WHAT YOU HAVE TO DO: Across the entries, how many lines have the string "closes" in them? Reply with only a number.

GIVEN INFORMATION:
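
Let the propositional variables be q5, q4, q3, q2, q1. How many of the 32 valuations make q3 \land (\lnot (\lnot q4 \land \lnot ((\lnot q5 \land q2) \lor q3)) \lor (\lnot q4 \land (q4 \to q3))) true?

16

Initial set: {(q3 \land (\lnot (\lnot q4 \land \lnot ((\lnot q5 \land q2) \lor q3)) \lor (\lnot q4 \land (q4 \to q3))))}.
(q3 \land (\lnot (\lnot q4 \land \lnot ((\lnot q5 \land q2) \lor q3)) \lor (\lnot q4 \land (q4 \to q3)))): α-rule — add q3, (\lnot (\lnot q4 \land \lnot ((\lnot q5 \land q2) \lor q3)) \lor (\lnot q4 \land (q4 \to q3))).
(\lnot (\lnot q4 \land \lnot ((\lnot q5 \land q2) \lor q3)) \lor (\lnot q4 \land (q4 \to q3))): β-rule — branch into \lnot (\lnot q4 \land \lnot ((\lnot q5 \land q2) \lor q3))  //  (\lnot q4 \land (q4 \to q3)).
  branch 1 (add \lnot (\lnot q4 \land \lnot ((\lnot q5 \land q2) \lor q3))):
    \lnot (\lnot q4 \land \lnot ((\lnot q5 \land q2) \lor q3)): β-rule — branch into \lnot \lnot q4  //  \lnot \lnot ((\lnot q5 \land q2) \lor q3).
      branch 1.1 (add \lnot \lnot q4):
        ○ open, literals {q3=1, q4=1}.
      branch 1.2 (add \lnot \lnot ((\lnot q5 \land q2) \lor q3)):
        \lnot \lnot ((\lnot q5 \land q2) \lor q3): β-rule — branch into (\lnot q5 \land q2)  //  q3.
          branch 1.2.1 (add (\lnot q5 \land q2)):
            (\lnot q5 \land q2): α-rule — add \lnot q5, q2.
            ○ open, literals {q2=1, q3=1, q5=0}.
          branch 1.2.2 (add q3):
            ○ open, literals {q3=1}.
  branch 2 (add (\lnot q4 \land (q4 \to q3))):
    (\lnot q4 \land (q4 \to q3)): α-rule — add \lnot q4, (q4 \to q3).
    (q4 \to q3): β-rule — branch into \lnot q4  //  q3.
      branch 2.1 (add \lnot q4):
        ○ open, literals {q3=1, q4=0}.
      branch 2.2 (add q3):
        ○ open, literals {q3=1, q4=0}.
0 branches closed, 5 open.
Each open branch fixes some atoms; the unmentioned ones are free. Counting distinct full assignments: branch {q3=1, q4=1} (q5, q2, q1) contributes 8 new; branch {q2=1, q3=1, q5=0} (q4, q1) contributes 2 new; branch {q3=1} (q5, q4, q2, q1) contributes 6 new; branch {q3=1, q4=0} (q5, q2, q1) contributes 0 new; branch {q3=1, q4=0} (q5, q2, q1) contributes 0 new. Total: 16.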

...

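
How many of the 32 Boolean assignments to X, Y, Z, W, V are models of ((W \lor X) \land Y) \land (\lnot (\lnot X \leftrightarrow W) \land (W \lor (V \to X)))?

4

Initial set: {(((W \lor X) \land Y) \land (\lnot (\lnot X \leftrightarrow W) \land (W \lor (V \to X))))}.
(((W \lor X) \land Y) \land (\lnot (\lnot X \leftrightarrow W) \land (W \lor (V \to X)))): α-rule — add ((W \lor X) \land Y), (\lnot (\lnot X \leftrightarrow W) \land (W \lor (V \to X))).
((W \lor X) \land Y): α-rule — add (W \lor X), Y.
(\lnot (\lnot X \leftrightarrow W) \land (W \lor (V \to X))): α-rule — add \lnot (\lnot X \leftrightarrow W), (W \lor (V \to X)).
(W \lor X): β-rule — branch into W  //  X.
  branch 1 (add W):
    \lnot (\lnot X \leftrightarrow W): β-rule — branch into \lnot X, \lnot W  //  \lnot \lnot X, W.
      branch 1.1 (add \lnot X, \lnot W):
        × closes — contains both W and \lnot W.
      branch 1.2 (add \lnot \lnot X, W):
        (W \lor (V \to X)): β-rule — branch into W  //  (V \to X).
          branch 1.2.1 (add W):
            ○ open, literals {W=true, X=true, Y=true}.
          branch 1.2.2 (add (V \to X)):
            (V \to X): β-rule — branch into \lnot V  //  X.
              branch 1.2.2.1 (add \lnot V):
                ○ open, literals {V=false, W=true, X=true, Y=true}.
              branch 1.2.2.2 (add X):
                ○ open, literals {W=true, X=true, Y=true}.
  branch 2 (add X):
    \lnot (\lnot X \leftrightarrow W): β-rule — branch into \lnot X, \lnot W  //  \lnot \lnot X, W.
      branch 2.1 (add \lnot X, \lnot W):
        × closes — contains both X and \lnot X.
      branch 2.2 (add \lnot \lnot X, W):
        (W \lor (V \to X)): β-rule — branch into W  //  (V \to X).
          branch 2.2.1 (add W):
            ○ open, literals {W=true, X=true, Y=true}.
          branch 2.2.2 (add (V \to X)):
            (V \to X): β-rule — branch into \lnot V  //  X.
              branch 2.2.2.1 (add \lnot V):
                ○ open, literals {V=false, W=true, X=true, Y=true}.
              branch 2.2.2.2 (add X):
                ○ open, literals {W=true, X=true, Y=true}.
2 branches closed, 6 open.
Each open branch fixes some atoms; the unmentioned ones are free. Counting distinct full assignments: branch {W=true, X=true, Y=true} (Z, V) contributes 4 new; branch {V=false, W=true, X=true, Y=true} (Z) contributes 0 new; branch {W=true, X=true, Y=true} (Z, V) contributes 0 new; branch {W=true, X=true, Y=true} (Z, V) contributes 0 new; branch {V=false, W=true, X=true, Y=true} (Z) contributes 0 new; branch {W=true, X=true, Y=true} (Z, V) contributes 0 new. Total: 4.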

ANSWER BOX: 2